→ WHAT IS NEEDED
Quote the lines from the line holding "S_0(x) = -8 + 5/2·x" to the very end of the listing, exactly, and no others.

→ RECORDS TO PROCESS

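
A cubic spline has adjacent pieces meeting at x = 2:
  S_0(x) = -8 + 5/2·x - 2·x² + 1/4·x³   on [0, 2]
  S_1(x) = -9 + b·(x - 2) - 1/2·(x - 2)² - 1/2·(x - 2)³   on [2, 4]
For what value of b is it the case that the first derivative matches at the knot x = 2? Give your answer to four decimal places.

S_0'(x) = 5/2 - 4·x + 3/4·x², so S_0'(2) = -5/2. On the right, S_1'(2) = b, so b = -5/2.

-2.5000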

→ SOLUTION TO THIS PROBLEM
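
  S_0(x) = -8 + 5/2·x - 2·x² + 1/4·x³   on [0, 2]
  S_1(x) = -9 + b·(x - 2) - 1/2·(x - 2)² - 1/2·(x - 2)³   on [2, 4]
For what value of b is it the case that the first derivative matches at the knot x = 2? Give your answer to four decimal places.

S_0'(x) = 5/2 - 4·x + 3/4·x², so S_0'(2) = -5/2. On the right, S_1'(2) = b, so b = -5/2.

-2.5000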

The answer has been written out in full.